:: DATASET EXCERPTS

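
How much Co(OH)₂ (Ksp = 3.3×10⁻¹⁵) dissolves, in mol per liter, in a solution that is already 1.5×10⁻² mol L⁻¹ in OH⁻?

Co(OH)₂(s) ⇌ Co²⁺(aq) + 2 OH⁻(aq)
Let s be the solubility of Co(OH)₂ here. The common ion gives [OH⁻] ≈ 1.5×10⁻² mol L⁻¹, and [Co²⁺] = s.
Ksp = [Co²⁺][OH⁻]^2 = s(1.5×10⁻²)^2
s = 3.3×10⁻¹⁵ / (1.5×10⁻²)^2 = 1.5×10⁻¹¹
s = 1.5×10⁻¹¹ mol L⁻¹

1.5×10⁻¹¹ M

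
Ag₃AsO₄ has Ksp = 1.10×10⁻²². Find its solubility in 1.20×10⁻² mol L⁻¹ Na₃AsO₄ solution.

6.98×10⁻⁸ M

Ag₃AsO₄(s) ⇌ 3 Ag⁺(aq) + AsO₄³⁻(aq)
With AsO₄³⁻ already at 1.20×10⁻² mol L⁻¹ and s small, take [AsO₄³⁻] ≈ 1.20×10⁻² mol L⁻¹ and [Ag⁺] = 3s.
Ksp = [Ag⁺]^3[AsO₄³⁻] = (3s)^3(1.20×10⁻²)
(3s)^3 = 1.10×10⁻²² / (1.20×10⁻²) = 9.17×10⁻²¹
s = 6.98×10⁻⁸ mol L⁻¹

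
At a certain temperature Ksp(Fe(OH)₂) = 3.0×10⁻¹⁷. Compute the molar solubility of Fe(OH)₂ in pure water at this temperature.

Fe(OH)₂(s) ⇌ Fe²⁺(aq) + 2 OH⁻(aq)
Let s be the molar solubility. Then [Fe²⁺] = s and [OH⁻] = 2s.
Ksp = [Fe²⁺][OH⁻]^2 = s · (2s)^2 = 4s^3
4s^3 = 3.0×10⁻¹⁷  ⇒  s^3 = 7.5×10⁻¹⁸
s = 2.0×10⁻⁶ mol/L

2.0×10⁻⁶ M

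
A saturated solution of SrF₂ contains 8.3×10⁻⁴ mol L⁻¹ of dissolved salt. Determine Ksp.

Ksp = 2.3×10⁻⁹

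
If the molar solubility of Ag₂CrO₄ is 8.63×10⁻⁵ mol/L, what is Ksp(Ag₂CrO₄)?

Ksp = 2.57×10⁻¹²

Ag₂CrO₄(s) ⇌ 2 Ag⁺(aq) + CrO₄²⁻(aq)
For each mole of Ag₂CrO₄ that dissolves per liter, [Ag⁺] = 2s and [CrO₄²⁻] = s; let s denote this solubility.
Ksp = [Ag⁺]^2[CrO₄²⁻] = (2s)^2 · s = 4s^3
Ksp = 4 × (8.63×10⁻⁵)^3 = 2.57×10⁻¹²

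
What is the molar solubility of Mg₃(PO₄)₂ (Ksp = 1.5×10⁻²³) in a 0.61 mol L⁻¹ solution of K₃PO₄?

1.1×10⁻⁸ M

Mg₃(PO₄)₂(s) ⇌ 3 Mg²⁺(aq) + 2 PO₄³⁻(aq)
With PO₄³⁻ already at 0.61 mol L⁻¹ and s small, take [PO₄³⁻] ≈ 0.61 mol L⁻¹ and [Mg²⁺] = 3s.
Ksp = [Mg²⁺]^3[PO₄³⁻]^2 = (3s)^3(0.61)^2
(3s)^3 = 1.5×10⁻²³ / (0.61)^2 = 4.0×10⁻²³
s = 1.1×10⁻⁸ mol L⁻¹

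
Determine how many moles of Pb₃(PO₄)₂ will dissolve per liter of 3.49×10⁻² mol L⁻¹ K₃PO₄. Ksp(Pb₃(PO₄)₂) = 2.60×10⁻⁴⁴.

9.25×10⁻¹⁵ M

Pb₃(PO₄)₂(s) ⇌ 3 Pb²⁺(aq) + 2 PO₄³⁻(aq)
Let s be the solubility of Pb₃(PO₄)₂ here. The common ion gives [PO₄³⁻] ≈ 3.49×10⁻² mol L⁻¹, and [Pb²⁺] = 3s.
Ksp = [Pb²⁺]^3[PO₄³⁻]^2 = (3s)^3(3.49×10⁻²)^2
(3s)^3 = 2.60×10⁻⁴⁴ / (3.49×10⁻²)^2 = 2.13×10⁻⁴¹
s = 9.25×10⁻¹⁵ mol L⁻¹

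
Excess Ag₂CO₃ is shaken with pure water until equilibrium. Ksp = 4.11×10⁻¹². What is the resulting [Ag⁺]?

Ag₂CO₃(s) ⇌ 2 Ag⁺(aq) + CO₃²⁻(aq)
Let s be the molar solubility. Then [Ag⁺] = 2s and [CO₃²⁻] = s.
Ksp = [Ag⁺]^2[CO₃²⁻] = (2s)^2 · s = 4s^3 = 4.11×10⁻¹²
s = 1.01×10⁻⁴ mol L⁻¹
[Ag⁺] = 2s = 2.02×10⁻⁴ mol L⁻¹

2.02×10⁻⁴ M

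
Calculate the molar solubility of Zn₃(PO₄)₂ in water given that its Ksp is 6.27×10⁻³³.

Zn₃(PO₄)₂(s) ⇌ 3 Zn²⁺(aq) + 2 PO₄³⁻(aq)
With molar solubility s: [Zn²⁺] = 3s, [PO₄³⁻] = 2s.
Ksp = [Zn²⁺]^3[PO₄³⁻]^2 = (3s)^3 · (2s)^2 = 108s^5
108s^5 = 6.27×10⁻³³  ⇒  s^5 = 5.81×10⁻³⁵
Taking the 5th root, s = 1.42×10⁻⁷ mol L⁻¹.

1.42×10⁻⁷ M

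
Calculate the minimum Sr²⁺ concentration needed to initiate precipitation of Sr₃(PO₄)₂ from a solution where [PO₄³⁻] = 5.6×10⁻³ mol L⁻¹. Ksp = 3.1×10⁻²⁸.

2.1×10⁻⁸ M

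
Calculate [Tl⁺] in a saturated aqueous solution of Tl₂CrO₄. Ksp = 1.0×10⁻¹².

Tl₂CrO₄(s) ⇌ 2 Tl⁺(aq) + CrO₄²⁻(aq)
If s mol/L of Tl₂CrO₄ dissolves, [Tl⁺] = 2s and [CrO₄²⁻] = s.
Ksp = [Tl⁺]^2[CrO₄²⁻] = (2s)^2 · s = 4s^3 = 1.0×10⁻¹²
s = 6.3×10⁻⁵ M
[Tl⁺] = 2s = 1.3×10⁻⁴ M

1.3×10⁻⁴ M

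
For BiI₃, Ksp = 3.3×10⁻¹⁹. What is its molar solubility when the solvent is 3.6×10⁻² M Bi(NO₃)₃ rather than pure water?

BiI₃(s) ⇌ Bi³⁺(aq) + 3 I⁻(aq)
With Bi³⁺ already at 3.6×10⁻² M and s small, take [Bi³⁺] ≈ 3.6×10⁻² M and [I⁻] = 3s.
Ksp = [Bi³⁺][I⁻]^3 = (3.6×10⁻²)(3s)^3
(3s)^3 = 3.3×10⁻¹⁹ / (3.6×10⁻²) = 9.2×10⁻¹⁸
s = 7.0×10⁻⁷ M

7.0×10⁻⁷ M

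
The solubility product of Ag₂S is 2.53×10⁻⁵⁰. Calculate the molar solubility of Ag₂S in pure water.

Ag₂S(s) ⇌ 2 Ag⁺(aq) + S²⁻(aq)
With molar solubility s: [Ag⁺] = 2s, [S²⁻] = s.
Ksp = [Ag⁺]^2[S²⁻] = (2s)^2 · s = 4s^3
4s^3 = 2.53×10⁻⁵⁰  ⇒  s^3 = 6.33×10⁻⁵¹
Taking the 3rd root, s = 1.85×10⁻¹⁷ mol L⁻¹.

1.85×10⁻¹⁷ M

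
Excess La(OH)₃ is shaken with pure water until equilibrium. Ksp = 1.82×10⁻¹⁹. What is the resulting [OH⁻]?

2.72×10⁻⁵ M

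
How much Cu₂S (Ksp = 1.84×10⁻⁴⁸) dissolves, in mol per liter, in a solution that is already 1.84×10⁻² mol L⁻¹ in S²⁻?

Cu₂S(s) ⇌ 2 Cu⁺(aq) + S²⁻(aq)
S²⁻ is already present at 1.84×10⁻² mol L⁻¹. If s mol/L of Cu₂S dissolves, [Cu⁺] = 2s while [S²⁻] ≈ 1.84×10⁻² mol L⁻¹.
Ksp = [Cu⁺]^2[S²⁻] = (2s)^2(1.84×10⁻²)
(2s)^2 = 1.84×10⁻⁴⁸ / (1.84×10⁻²) = 1.00×10⁻⁴⁶
s = 5.00×10⁻²⁴ mol L⁻¹

5.00×10⁻²⁴ M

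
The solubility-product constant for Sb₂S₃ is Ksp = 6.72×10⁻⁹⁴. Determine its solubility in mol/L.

9.09×10⁻²⁰ M

Sb₂S₃(s) ⇌ 2 Sb³⁺(aq) + 3 S²⁻(aq)
With molar solubility s: [Sb³⁺] = 2s, [S²⁻] = 3s.
Ksp = [Sb³⁺]^2[S²⁻]^3 = (2s)^2 · (3s)^3 = 108s^5
108s^5 = 6.72×10⁻⁹⁴  ⇒  s^5 = 6.22×10⁻⁹⁶
s = (6.22×10⁻⁹⁶)^(1/5) = 9.09×10⁻²⁰ mol L⁻¹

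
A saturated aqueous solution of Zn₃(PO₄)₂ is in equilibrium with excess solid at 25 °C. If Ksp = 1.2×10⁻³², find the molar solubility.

Zn₃(PO₄)₂(s) ⇌ 3 Zn²⁺(aq) + 2 PO₄³⁻(aq)
If s mol/L of Zn₃(PO₄)₂ dissolves, [Zn²⁺] = 3s and [PO₄³⁻] = 2s.
Ksp = [Zn²⁺]^3[PO₄³⁻]^2 = (3s)^3 · (2s)^2 = 108s^5
108s^5 = 1.2×10⁻³²  ⇒  s^5 = 1.1×10⁻³⁴
Taking the 5th root, s = 1.6×10⁻⁷ mol L⁻¹.

1.6×10⁻⁷ M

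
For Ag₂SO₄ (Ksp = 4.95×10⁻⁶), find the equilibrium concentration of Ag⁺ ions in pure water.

Ag₂SO₄(s) ⇌ 2 Ag⁺(aq) + SO₄²⁻(aq)
Let s be the molar solubility. Then [Ag⁺] = 2s and [SO₄²⁻] = s.
Ksp = [Ag⁺]^2[SO₄²⁻] = (2s)^2 · s = 4s^3 = 4.95×10⁻⁶
s = 1.07×10⁻² M
[Ag⁺] = 2s = 2.15×10⁻² M

2.15×10⁻² M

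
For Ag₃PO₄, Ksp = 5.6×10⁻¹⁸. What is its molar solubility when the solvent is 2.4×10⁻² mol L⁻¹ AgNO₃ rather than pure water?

4.1×10⁻¹³ M

Ag₃PO₄(s) ⇌ 3 Ag⁺(aq) + PO₄³⁻(aq)
The solution already contains Ag⁺ at 2.4×10⁻² mol L⁻¹. Let s be the molar solubility of Ag₃PO₄.
[Ag⁺] ≈ 2.4×10⁻² mol L⁻¹ (common ion dominates); [PO₄³⁻] = s.
Ksp = [Ag⁺]^3[PO₄³⁻] = (2.4×10⁻²)^3s
s = 5.6×10⁻¹⁸ / (2.4×10⁻²)^3 = 4.1×10⁻¹³
s = 4.1×10⁻¹³ mol L⁻¹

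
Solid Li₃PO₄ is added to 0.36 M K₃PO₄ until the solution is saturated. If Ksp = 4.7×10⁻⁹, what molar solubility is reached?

Li₃PO₄(s) ⇌ 3 Li⁺(aq) + PO₄³⁻(aq)
PO₄³⁻ is already present at 0.36 M. If s mol/L of Li₃PO₄ dissolves, [Li⁺] = 3s while [PO₄³⁻] ≈ 0.36 M.
Ksp = [Li⁺]^3[PO₄³⁻] = (3s)^3(0.36)
(3s)^3 = 4.7×10⁻⁹ / (0.36) = 1.3×10⁻⁸
s = 7.8×10⁻⁴ M

7.8×10⁻⁴ M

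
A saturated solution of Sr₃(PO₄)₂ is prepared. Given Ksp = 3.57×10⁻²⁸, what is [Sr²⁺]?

Sr₃(PO₄)₂(s) ⇌ 3 Sr²⁺(aq) + 2 PO₄³⁻(aq)
Call the molar solubility s, so that [Sr²⁺] = 3s and [PO₄³⁻] = 2s.
Ksp = [Sr²⁺]^3[PO₄³⁻]^2 = (3s)^3 · (2s)^2 = 108s^5 = 3.57×10⁻²⁸
s = 1.27×10⁻⁶ mol L⁻¹
[Sr²⁺] = 3s = 3.81×10⁻⁶ mol L⁻¹

3.81×10⁻⁶ M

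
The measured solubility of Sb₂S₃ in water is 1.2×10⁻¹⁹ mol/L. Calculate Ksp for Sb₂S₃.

Ksp = 2.7×10⁻⁹³

Sb₂S₃(s) ⇌ 2 Sb³⁺(aq) + 3 S²⁻(aq)
If s mol/L of Sb₂S₃ dissolves, [Sb³⁺] = 2s and [S²⁻] = 3s.
Ksp = [Sb³⁺]^2[S²⁻]^3 = (2s)^2 · (3s)^3 = 108s^5
Ksp = 108 × (1.2×10⁻¹⁹)^5 = 2.7×10⁻⁹³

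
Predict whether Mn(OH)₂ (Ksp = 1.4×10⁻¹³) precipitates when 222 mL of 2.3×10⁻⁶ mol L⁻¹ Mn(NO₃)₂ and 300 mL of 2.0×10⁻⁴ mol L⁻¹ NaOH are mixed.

No

Total volume after mixing = 222 + 300 = 522 mL.
[Mn²⁺] = (2.3×10⁻⁶)(222)/522 = 9.8×10⁻⁷ mol L⁻¹
[OH⁻] = (2.0×10⁻⁴)(300)/522 = 1.1×10⁻⁴ mol L⁻¹
Q = [Mn²⁺][OH⁻]^2 = 1.3×10⁻¹⁴
Q = 1.3×10⁻¹⁴ < Ksp = 1.4×10⁻¹³, so the solution is unsaturated and no precipitate forms.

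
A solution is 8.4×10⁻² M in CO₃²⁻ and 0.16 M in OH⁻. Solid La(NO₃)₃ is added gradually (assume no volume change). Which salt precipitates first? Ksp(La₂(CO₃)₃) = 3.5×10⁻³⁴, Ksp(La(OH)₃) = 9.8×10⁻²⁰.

A salt starts to precipitate once the ion product Q reaches its Ksp.
For La₂(CO₃)₃: [La³⁺] = (Ksp/[CO₃²⁻]^3)^(1/2) = 7.7×10⁻¹⁶ M
For La(OH)₃: [La³⁺] = (Ksp/[OH⁻]^3) = 2.4×10⁻¹⁷ M
Since La(OH)₃ needs less La³⁺ to reach saturation, it precipitates first.

La(OH)₃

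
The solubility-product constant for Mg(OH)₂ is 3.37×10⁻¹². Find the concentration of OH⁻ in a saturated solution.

Mg(OH)₂(s) ⇌ Mg²⁺(aq) + 2 OH⁻(aq)
If s mol/L of Mg(OH)₂ dissolves, [Mg²⁺] = s and [OH⁻] = 2s.
Ksp = [Mg²⁺][OH⁻]^2 = s · (2s)^2 = 4s^3 = 3.37×10⁻¹²
s = 9.44×10⁻⁵ mol L⁻¹
[OH⁻] = 2s = 1.89×10⁻⁴ mol L⁻¹

1.89×10⁻⁴ M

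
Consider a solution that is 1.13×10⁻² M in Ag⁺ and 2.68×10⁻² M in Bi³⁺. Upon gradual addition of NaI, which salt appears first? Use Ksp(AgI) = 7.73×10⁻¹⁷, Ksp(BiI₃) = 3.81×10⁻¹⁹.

AgI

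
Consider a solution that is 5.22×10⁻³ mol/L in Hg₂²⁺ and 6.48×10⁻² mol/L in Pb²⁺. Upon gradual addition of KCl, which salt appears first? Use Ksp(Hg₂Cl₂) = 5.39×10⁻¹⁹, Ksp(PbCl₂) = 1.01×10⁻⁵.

A salt starts to precipitate once the ion product Q reaches its Ksp.
For Hg₂Cl₂: [Cl⁻] = (Ksp/[Hg₂²⁺])^(1/2) = 1.02×10⁻⁸ mol/L
For PbCl₂: [Cl⁻] = (Ksp/[Pb²⁺])^(1/2) = 1.25×10⁻² mol/L
The smaller threshold [Cl⁻] is reached first, so Hg₂Cl₂ precipitates first.

Hg₂Cl₂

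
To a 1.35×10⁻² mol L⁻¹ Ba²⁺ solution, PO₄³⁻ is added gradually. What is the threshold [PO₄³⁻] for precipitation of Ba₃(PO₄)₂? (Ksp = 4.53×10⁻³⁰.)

1.36×10⁻¹² M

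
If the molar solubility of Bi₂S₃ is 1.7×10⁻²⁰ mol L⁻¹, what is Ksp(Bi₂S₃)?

Ksp = 1.5×10⁻⁹⁷

Bi₂S₃(s) ⇌ 2 Bi³⁺(aq) + 3 S²⁻(aq)
If s mol/L of Bi₂S₃ dissolves, [Bi³⁺] = 2s and [S²⁻] = 3s.
Ksp = [Bi³⁺]^2[S²⁻]^3 = (2s)^2 · (3s)^3 = 108s^5
Ksp = 108 × (1.7×10⁻²⁰)^5 = 1.5×10⁻⁹⁷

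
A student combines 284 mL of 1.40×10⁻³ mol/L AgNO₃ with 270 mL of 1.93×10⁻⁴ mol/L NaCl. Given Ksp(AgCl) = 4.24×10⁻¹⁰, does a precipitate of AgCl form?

Yes

After mixing, V = 284 mL + 270 mL = 554 mL.
[Ag⁺] = (1.40×10⁻³)(284)/554 = 7.18×10⁻⁴ mol/L
[Cl⁻] = (1.93×10⁻⁴)(270)/554 = 9.41×10⁻⁵ mol/L
Q = [Ag⁺][Cl⁻] = 6.75×10⁻⁸
Because Q > Ksp (6.75×10⁻⁸ vs 4.24×10⁻¹⁰), a precipitate of AgCl forms.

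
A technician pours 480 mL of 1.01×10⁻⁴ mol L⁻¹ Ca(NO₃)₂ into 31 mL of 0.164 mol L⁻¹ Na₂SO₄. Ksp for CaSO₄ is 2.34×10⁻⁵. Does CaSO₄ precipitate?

No

The combined volume is 511 mL.
[Ca²⁺] = (1.01×10⁻⁴)(480)/511 = 9.49×10⁻⁵ mol L⁻¹
[SO₄²⁻] = (0.164)(31)/511 = 9.95×10⁻³ mol L⁻¹
Q = [Ca²⁺][SO₄²⁻] = 9.44×10⁻⁷
Q = 9.44×10⁻⁷ < Ksp = 2.34×10⁻⁵, so the solution is unsaturated and no precipitate forms.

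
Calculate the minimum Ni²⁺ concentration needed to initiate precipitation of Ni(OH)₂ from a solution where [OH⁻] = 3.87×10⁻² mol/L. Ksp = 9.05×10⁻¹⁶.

6.04×10⁻¹³ M

Precipitation begins when Q = Ksp.
Ni(OH)₂(s) ⇌ Ni²⁺(aq) + 2 OH⁻(aq)
Ksp = [Ni²⁺][OH⁻]^2 = [Ni²⁺](3.87×10⁻²)^2
[Ni²⁺] = 9.05×10⁻¹⁶ / (3.87×10⁻²)^2 = 6.04×10⁻¹³
[Ni²⁺] = 6.04×10⁻¹³ mol/L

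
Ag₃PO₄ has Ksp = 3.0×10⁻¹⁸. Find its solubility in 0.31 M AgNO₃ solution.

1.0×10⁻¹⁶ M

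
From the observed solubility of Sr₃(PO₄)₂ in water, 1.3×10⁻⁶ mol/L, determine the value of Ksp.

Sr₃(PO₄)₂(s) ⇌ 3 Sr²⁺(aq) + 2 PO₄³⁻(aq)
If s mol/L of Sr₃(PO₄)₂ dissolves, [Sr²⁺] = 3s and [PO₄³⁻] = 2s.
Ksp = [Sr²⁺]^3[PO₄³⁻]^2 = (3s)^3 · (2s)^2 = 108s^5
Ksp = 108 × (1.3×10⁻⁶)^5 = 4.0×10⁻²⁸

Ksp = 4.0×10⁻²⁸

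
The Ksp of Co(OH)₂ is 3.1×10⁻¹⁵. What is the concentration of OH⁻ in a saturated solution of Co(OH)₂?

1.8×10⁻⁵ M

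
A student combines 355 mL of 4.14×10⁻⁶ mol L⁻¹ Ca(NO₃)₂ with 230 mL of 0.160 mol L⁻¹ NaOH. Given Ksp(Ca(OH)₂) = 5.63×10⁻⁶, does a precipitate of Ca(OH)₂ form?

The combined volume is 585 mL.
[Ca²⁺] = (4.14×10⁻⁶)(355)/585 = 2.51×10⁻⁶ mol L⁻¹
[OH⁻] = (0.160)(230)/585 = 6.29×10⁻² mol L⁻¹
Q = [Ca²⁺][OH⁻]^2 = 9.94×10⁻⁹
Since Q (9.94×10⁻⁹) is less than Ksp (5.63×10⁻⁶), no Ca(OH)₂ precipitates.

No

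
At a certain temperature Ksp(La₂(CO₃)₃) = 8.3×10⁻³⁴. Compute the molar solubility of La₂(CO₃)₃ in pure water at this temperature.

La₂(CO₃)₃(s) ⇌ 2 La³⁺(aq) + 3 CO₃²⁻(aq)
For each mole of La₂(CO₃)₃ that dissolves per liter, [La³⁺] = 2s and [CO₃²⁻] = 3s; let s denote this solubility.
Ksp = [La³⁺]^2[CO₃²⁻]^3 = (2s)^2 · (3s)^3 = 108s^5
108s^5 = 8.3×10⁻³⁴  ⇒  s^5 = 7.7×10⁻³⁶
s = 9.5×10⁻⁸ mol/L

9.5×10⁻⁸ M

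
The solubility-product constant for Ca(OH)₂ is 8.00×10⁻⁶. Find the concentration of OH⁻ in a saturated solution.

Ca(OH)₂(s) ⇌ Ca²⁺(aq) + 2 OH⁻(aq)
If s mol/L of Ca(OH)₂ dissolves, [Ca²⁺] = s and [OH⁻] = 2s.
Ksp = [Ca²⁺][OH⁻]^2 = s · (2s)^2 = 4s^3 = 8.00×10⁻⁶
s = 1.26×10⁻² mol L⁻¹
[OH⁻] = 2s = 2.52×10⁻² mol L⁻¹

2.52×10⁻² M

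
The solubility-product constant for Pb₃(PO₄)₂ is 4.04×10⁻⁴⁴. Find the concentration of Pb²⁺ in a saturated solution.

2.46×10⁻⁹ M

Pb₃(PO₄)₂(s) ⇌ 3 Pb²⁺(aq) + 2 PO₄³⁻(aq)
For each mole of Pb₃(PO₄)₂ that dissolves per liter, [Pb²⁺] = 3s and [PO₄³⁻] = 2s; let s denote this solubility.
Ksp = [Pb²⁺]^3[PO₄³⁻]^2 = (3s)^3 · (2s)^2 = 108s^5 = 4.04×10⁻⁴⁴
s = 8.21×10⁻¹⁰ mol/L
[Pb²⁺] = 3s = 2.46×10⁻⁹ mol/L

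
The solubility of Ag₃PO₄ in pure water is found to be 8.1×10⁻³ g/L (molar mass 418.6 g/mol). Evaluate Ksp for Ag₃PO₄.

Convert to molarity: s = 8.1×10⁻³ / 418.6 = 1.935×10⁻⁵ mol/L
Ag₃PO₄(s) ⇌ 3 Ag⁺(aq) + PO₄³⁻(aq)
If s mol/L of Ag₃PO₄ dissolves, [Ag⁺] = 3s and [PO₄³⁻] = s.
Ksp = [Ag⁺]^3[PO₄³⁻] = (3s)^3 · s = 27s^4
Ksp = 27 × (1.935×10⁻⁵)^4 = 3.8×10⁻¹⁸

Ksp = 3.8×10⁻¹⁸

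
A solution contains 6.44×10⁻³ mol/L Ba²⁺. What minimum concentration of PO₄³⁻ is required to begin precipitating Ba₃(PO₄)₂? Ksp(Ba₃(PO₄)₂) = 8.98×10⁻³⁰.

5.80×10⁻¹² M

Precipitation of each salt begins when its ion product equals Ksp.
Ba₃(PO₄)₂(s) ⇌ 3 Ba²⁺(aq) + 2 PO₄³⁻(aq)
Ksp = [Ba²⁺]^3[PO₄³⁻]^2 = [PO₄³⁻]^2(6.44×10⁻³)^3
[PO₄³⁻]^2 = 8.98×10⁻³⁰ / (6.44×10⁻³)^3 = 3.36×10⁻²³
[PO₄³⁻] = 5.80×10⁻¹² mol/L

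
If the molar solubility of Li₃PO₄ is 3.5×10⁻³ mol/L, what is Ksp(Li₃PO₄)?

Li₃PO₄(s) ⇌ 3 Li⁺(aq) + PO₄³⁻(aq)
With molar solubility s: [Li⁺] = 3s, [PO₄³⁻] = s.
Ksp = [Li⁺]^3[PO₄³⁻] = (3s)^3 · s = 27s^4
Ksp = 27 × (3.5×10⁻³)^4 = 4.1×10⁻⁹

Ksp = 4.1×10⁻⁹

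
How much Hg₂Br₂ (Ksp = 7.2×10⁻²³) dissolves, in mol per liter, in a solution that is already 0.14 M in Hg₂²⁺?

1.1×10⁻¹¹ M

Hg₂Br₂(s) ⇌ Hg₂²⁺(aq) + 2 Br⁻(aq)
With Hg₂²⁺ already at 0.14 M and s small, take [Hg₂²⁺] ≈ 0.14 M and [Br⁻] = 2s.
Ksp = [Hg₂²⁺][Br⁻]^2 = (0.14)(2s)^2
(2s)^2 = 7.2×10⁻²³ / (0.14) = 5.1×10⁻²²
s = 1.1×10⁻¹¹ M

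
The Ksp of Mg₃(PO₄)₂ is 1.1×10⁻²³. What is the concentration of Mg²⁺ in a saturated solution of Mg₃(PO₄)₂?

Mg₃(PO₄)₂(s) ⇌ 3 Mg²⁺(aq) + 2 PO₄³⁻(aq)
With molar solubility s: [Mg²⁺] = 3s, [PO₄³⁻] = 2s.
Ksp = [Mg²⁺]^3[PO₄³⁻]^2 = (3s)^3 · (2s)^2 = 108s^5 = 1.1×10⁻²³
s = 1.0×10⁻⁵ M
[Mg²⁺] = 3s = 3.0×10⁻⁵ M

3.0×10⁻⁵ M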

::::

EXERCISE OBJECTIVE: All lines from the line holding "The Ksp of Mg₃(PO₄)₂" through the end of the records above need to be transcribed exactly, and no other text should appear.

FINAL ANSWER:
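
The Ksp of Mg₃(PO₄)₂ is 1.1×10⁻²³. What is the concentration of Mg²⁺ in a saturated solution of Mg₃(PO₄)₂?

Mg₃(PO₄)₂(s) ⇌ 3 Mg²⁺(aq) + 2 PO₄³⁻(aq)
With molar solubility s: [Mg²⁺] = 3s, [PO₄³⁻] = 2s.
Ksp = [Mg²⁺]^3[PO₄³⁻]^2 = (3s)^3 · (2s)^2 = 108s^5 = 1.1×10⁻²³
s = 1.0×10⁻⁵ M
[Mg²⁺] = 3s = 3.0×10⁻⁵ M

3.0×10⁻⁵ M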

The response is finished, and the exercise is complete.